TASK ITEM >>
Once you find the line containing "Express (((B →", output it and every line after it to the end of the records, exactly.
━━ DATASET EXCERPTS
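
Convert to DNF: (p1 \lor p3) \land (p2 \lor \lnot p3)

(p1 \lor p3) \land (p2 \lor \lnot p3)
≡ (p1 \land p2) \lor (p1 \land \lnot p3) \lor (p3 \land p2) \lor (p3 \land \lnot p3)
≡ (p1 \land p2) \lor (p1 \land \lnot p3) \lor (p3 \land p2)

(p1 \land p2) \lor (p1 \land \lnot p3) \lor (p3 \land p2)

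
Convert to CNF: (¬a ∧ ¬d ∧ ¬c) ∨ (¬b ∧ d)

(¬a ∨ ¬b) ∧ (¬a ∨ d) ∧ (¬d ∨ ¬b) ∧ (¬c ∨ ¬b) ∧ (¬c ∨ d)

(¬a ∧ ¬d ∧ ¬c) ∨ (¬b ∧ d)
⇔ (¬a ∨ ¬b) ∧ (¬a ∨ d) ∧ (¬d ∨ ¬b) ∧ (¬d ∨ d) ∧ (¬c ∨ ¬b) ∧ (¬c ∨ d)   [distribute ∨ over ∧]
⇔ (¬a ∨ ¬b) ∧ (¬a ∨ d) ∧ (¬d ∨ ¬b) ∧ (¬c ∨ ¬b) ∧ (¬c ∨ d)   [simplify]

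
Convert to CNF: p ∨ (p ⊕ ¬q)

p ∨ (p ⊕ ¬q)
≡ p ∨ ((p ∨ ¬q) ∧ ¬(p ∧ ¬q))   [expand ⊕]
≡ p ∨ ((p ∨ ¬q) ∧ (¬p ∨ ¬¬q))   [De Morgan]
≡ p ∨ ((p ∨ ¬q) ∧ (¬p ∨ q))   [double negation]
≡ (p ∨ p ∨ ¬q) ∧ (p ∨ ¬p ∨ q)   [distribute ∨ over ∧]
≡ p ∨ ¬q   [simplify]

p ∨ ¬q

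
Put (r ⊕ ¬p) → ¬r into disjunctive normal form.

(r ⊕ ¬p) → ¬r
⇔ ¬(r ⊕ ¬p) ∨ ¬r   [eliminate →]
⇔ ¬((r ∧ ¬¬p) ∨ (¬r ∧ ¬p)) ∨ ¬r   [expand ⊕]
⇔ (¬(r ∧ ¬¬p) ∧ ¬(¬r ∧ ¬p)) ∨ ¬r   [De Morgan]
⇔ ((¬r ∨ ¬¬¬p) ∧ ¬(¬r ∧ ¬p)) ∨ ¬r   [De Morgan]
⇔ ((¬r ∨ ¬p) ∧ ¬(¬r ∧ ¬p)) ∨ ¬r   [double negation]
⇔ ((¬r ∨ ¬p) ∧ (¬¬r ∨ ¬¬p)) ∨ ¬r   [De Morgan]
⇔ ((¬r ∨ ¬p) ∧ (r ∨ ¬¬p)) ∨ ¬r   [double negation]
⇔ ((¬r ∨ ¬p) ∧ (r ∨ p)) ∨ ¬r   [double negation]
⇔ (¬r ∧ r) ∨ (¬r ∧ p) ∨ (¬p ∧ r) ∨ (¬p ∧ p) ∨ ¬r   [distribute ∧ over ∨]
⇔ (¬p ∧ r) ∨ ¬r   [simplify]

(¬p ∧ r) ∨ ¬r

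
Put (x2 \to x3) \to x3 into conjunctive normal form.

(x2 \to x3) \to x3
= \lnot (x2 \to x3) \lor x3
= \lnot (\lnot x2 \lor x3) \lor x3
= (\lnot \lnot x2 \land \lnot x3) \lor x3
= (x2 \land \lnot x3) \lor x3
= (x2 \lor x3) \land (\lnot x3 \lor x3)
= x2 \lor x3

x2 \lor x3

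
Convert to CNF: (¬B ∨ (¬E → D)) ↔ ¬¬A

(¬B ∨ (¬E → D)) ↔ ¬¬A
≡ ((¬B ∨ (¬E → D)) → ¬¬A) ∧ (¬¬A → (¬B ∨ (¬E → D)))   — eliminate ↔
≡ (¬(¬B ∨ (¬E → D)) ∨ ¬¬A) ∧ (¬¬A → (¬B ∨ (¬E → D)))   — eliminate →
≡ (¬(¬B ∨ ¬¬E ∨ D) ∨ ¬¬A) ∧ (¬¬A → (¬B ∨ (¬E → D)))   — eliminate →
≡ (¬(¬B ∨ ¬¬E ∨ D) ∨ ¬¬A) ∧ (¬¬¬A ∨ ¬B ∨ (¬E → D))   — eliminate →
≡ (¬(¬B ∨ ¬¬E ∨ D) ∨ ¬¬A) ∧ (¬¬¬A ∨ ¬B ∨ ¬¬E ∨ D)   — eliminate →
≡ ((¬¬B ∧ ¬¬¬E ∧ ¬D) ∨ ¬¬A) ∧ (¬¬¬A ∨ ¬B ∨ ¬¬E ∨ D)   — De Morgan
≡ ((B ∧ ¬¬¬E ∧ ¬D) ∨ ¬¬A) ∧ (¬¬¬A ∨ ¬B ∨ ¬¬E ∨ D)   — double negation
≡ ((B ∧ ¬E ∧ ¬D) ∨ ¬¬A) ∧ (¬¬¬A ∨ ¬B ∨ ¬¬E ∨ D)   — double negation
≡ ((B ∧ ¬E ∧ ¬D) ∨ A) ∧ (¬¬¬A ∨ ¬B ∨ ¬¬E ∨ D)   — double negation
≡ ((B ∧ ¬E ∧ ¬D) ∨ A) ∧ (¬A ∨ ¬B ∨ ¬¬E ∨ D)   — double negation
≡ ((B ∧ ¬E ∧ ¬D) ∨ A) ∧ (¬A ∨ ¬B ∨ E ∨ D)   — double negation
≡ (B ∨ A) ∧ (¬E ∨ A) ∧ (¬D ∨ A) ∧ (¬A ∨ ¬B ∨ E ∨ D)   — distribute ∨ over ∧

(B ∨ A) ∧ (¬E ∨ A) ∧ (¬D ∨ A) ∧ (¬A ∨ ¬B ∨ E ∨ D)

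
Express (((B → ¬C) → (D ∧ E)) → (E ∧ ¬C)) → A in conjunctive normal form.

(B ∨ D ∨ A) ∧ (B ∨ E ∨ A) ∧ (C ∨ D ∨ A) ∧ (C ∨ E ∨ A) ∧ (¬E ∨ C ∨ A)

(((B → ¬C) → (D ∧ E)) → (E ∧ ¬C)) → A
≡ ¬(((B → ¬C) → (D ∧ E)) → (E ∧ ¬C)) ∨ A   [eliminate →]
≡ ¬(¬((B → ¬C) → (D ∧ E)) ∨ (E ∧ ¬C)) ∨ A   [eliminate →]
≡ ¬(¬(¬(B → ¬C) ∨ (D ∧ E)) ∨ (E ∧ ¬C)) ∨ A   [eliminate →]
≡ ¬(¬(¬(¬B ∨ ¬C) ∨ (D ∧ E)) ∨ (E ∧ ¬C)) ∨ A   [eliminate →]
≡ (¬¬(¬(¬B ∨ ¬C) ∨ (D ∧ E)) ∧ ¬(E ∧ ¬C)) ∨ A   [De Morgan]
≡ ((¬(¬B ∨ ¬C) ∨ (D ∧ E)) ∧ ¬(E ∧ ¬C)) ∨ A   [double negation]
≡ (((¬¬B ∧ ¬¬C) ∨ (D ∧ E)) ∧ ¬(E ∧ ¬C)) ∨ A   [De Morgan]
≡ (((B ∧ ¬¬C) ∨ (D ∧ E)) ∧ ¬(E ∧ ¬C)) ∨ A   [double negation]
≡ (((B ∧ C) ∨ (D ∧ E)) ∧ ¬(E ∧ ¬C)) ∨ A   [double negation]
≡ (((B ∧ C) ∨ (D ∧ E)) ∧ (¬E ∨ ¬¬C)) ∨ A   [De Morgan]
≡ (((B ∧ C) ∨ (D ∧ E)) ∧ (¬E ∨ C)) ∨ A   [double negation]
≡ (B ∨ D ∨ A) ∧ (B ∨ E ∨ A) ∧ (C ∨ D ∨ A) ∧ (C ∨ E ∨ A) ∧ (¬E ∨ C ∨ A)   [distribute ∨ over ∧]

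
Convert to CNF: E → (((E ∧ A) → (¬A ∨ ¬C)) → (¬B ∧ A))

(¬E ∨ A) ∧ (¬E ∨ C ∨ ¬B)

E → (((E ∧ A) → (¬A ∨ ¬C)) → (¬B ∧ A))
≡ ¬E ∨ (((E ∧ A) → (¬A ∨ ¬C)) → (¬B ∧ A))   [eliminate →]
≡ ¬E ∨ ¬((E ∧ A) → (¬A ∨ ¬C)) ∨ (¬B ∧ A)   [eliminate →]
≡ ¬E ∨ ¬(¬(E ∧ A) ∨ ¬A ∨ ¬C) ∨ (¬B ∧ A)   [eliminate →]
≡ ¬E ∨ (¬¬(E ∧ A) ∧ ¬¬A ∧ ¬¬C) ∨ (¬B ∧ A)   [De Morgan]
≡ ¬E ∨ (E ∧ A ∧ ¬¬A ∧ ¬¬C) ∨ (¬B ∧ A)   [double negation]
≡ ¬E ∨ (E ∧ A ∧ A ∧ ¬¬C) ∨ (¬B ∧ A)   [double negation]
≡ ¬E ∨ (E ∧ A ∧ A ∧ C) ∨ (¬B ∧ A)   [double negation]
≡ (¬E ∨ E ∨ ¬B) ∧ (¬E ∨ E ∨ A) ∧ (¬E ∨ A ∨ ¬B) ∧ (¬E ∨ A ∨ A) ∧ (¬E ∨ A ∨ ¬B) ∧ (¬E ∨ A ∨ A) ∧ (¬E ∨ C ∨ ¬B) ∧ (¬E ∨ C ∨ A)   [distribute ∨ over ∧]
≡ (¬E ∨ A) ∧ (¬E ∨ C ∨ ¬B)   [simplify]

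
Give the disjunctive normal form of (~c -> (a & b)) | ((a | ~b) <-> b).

c | (a & b)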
━━━━
EXERCISE RESULT >>
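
Express (((B → ¬C) → (D ∧ E)) → (E ∧ ¬C)) → A in conjunctive normal form.

(B ∨ D ∨ A) ∧ (B ∨ E ∨ A) ∧ (C ∨ D ∨ A) ∧ (C ∨ E ∨ A) ∧ (¬E ∨ C ∨ A)

(((B → ¬C) → (D ∧ E)) → (E ∧ ¬C)) → A
≡ ¬(((B → ¬C) → (D ∧ E)) → (E ∧ ¬C)) ∨ A   [eliminate →]
≡ ¬(¬((B → ¬C) → (D ∧ E)) ∨ (E ∧ ¬C)) ∨ A   [eliminate →]
≡ ¬(¬(¬(B → ¬C) ∨ (D ∧ E)) ∨ (E ∧ ¬C)) ∨ A   [eliminate →]
≡ ¬(¬(¬(¬B ∨ ¬C) ∨ (D ∧ E)) ∨ (E ∧ ¬C)) ∨ A   [eliminate →]
≡ (¬¬(¬(¬B ∨ ¬C) ∨ (D ∧ E)) ∧ ¬(E ∧ ¬C)) ∨ A   [De Morgan]
≡ ((¬(¬B ∨ ¬C) ∨ (D ∧ E)) ∧ ¬(E ∧ ¬C)) ∨ A   [double negation]
≡ (((¬¬B ∧ ¬¬C) ∨ (D ∧ E)) ∧ ¬(E ∧ ¬C)) ∨ A   [De Morgan]
≡ (((B ∧ ¬¬C) ∨ (D ∧ E)) ∧ ¬(E ∧ ¬C)) ∨ A   [double negation]
≡ (((B ∧ C) ∨ (D ∧ E)) ∧ ¬(E ∧ ¬C)) ∨ A   [double negation]
≡ (((B ∧ C) ∨ (D ∧ E)) ∧ (¬E ∨ ¬¬C)) ∨ A   [De Morgan]
≡ (((B ∧ C) ∨ (D ∧ E)) ∧ (¬E ∨ C)) ∨ A   [double negation]
≡ (B ∨ D ∨ A) ∧ (B ∨ E ∨ A) ∧ (C ∨ D ∨ A) ∧ (C ∨ E ∨ A) ∧ (¬E ∨ C ∨ A)   [distribute ∨ over ∧]

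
Convert to CNF: E → (((E ∧ A) → (¬A ∨ ¬C)) → (¬B ∧ A))

(¬E ∨ A) ∧ (¬E ∨ C ∨ ¬B)

E → (((E ∧ A) → (¬A ∨ ¬C)) → (¬B ∧ A))
≡ ¬E ∨ (((E ∧ A) → (¬A ∨ ¬C)) → (¬B ∧ A))   [eliminate →]
≡ ¬E ∨ ¬((E ∧ A) → (¬A ∨ ¬C)) ∨ (¬B ∧ A)   [eliminate →]
≡ ¬E ∨ ¬(¬(E ∧ A) ∨ ¬A ∨ ¬C) ∨ (¬B ∧ A)   [eliminate →]
≡ ¬E ∨ (¬¬(E ∧ A) ∧ ¬¬A ∧ ¬¬C) ∨ (¬B ∧ A)   [De Morgan]
≡ ¬E ∨ (E ∧ A ∧ ¬¬A ∧ ¬¬C) ∨ (¬B ∧ A)   [double negation]
≡ ¬E ∨ (E ∧ A ∧ A ∧ ¬¬C) ∨ (¬B ∧ A)   [double negation]
≡ ¬E ∨ (E ∧ A ∧ A ∧ C) ∨ (¬B ∧ A)   [double negation]
≡ (¬E ∨ E ∨ ¬B) ∧ (¬E ∨ E ∨ A) ∧ (¬E ∨ A ∨ ¬B) ∧ (¬E ∨ A ∨ A) ∧ (¬E ∨ A ∨ ¬B) ∧ (¬E ∨ A ∨ A) ∧ (¬E ∨ C ∨ ¬B) ∧ (¬E ∨ C ∨ A)   [distribute ∨ over ∧]
≡ (¬E ∨ A) ∧ (¬E ∨ C ∨ ¬B)   [simplify]

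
Give the disjunctive normal form of (~c -> (a & b)) | ((a | ~b) <-> b).

c | (a & b)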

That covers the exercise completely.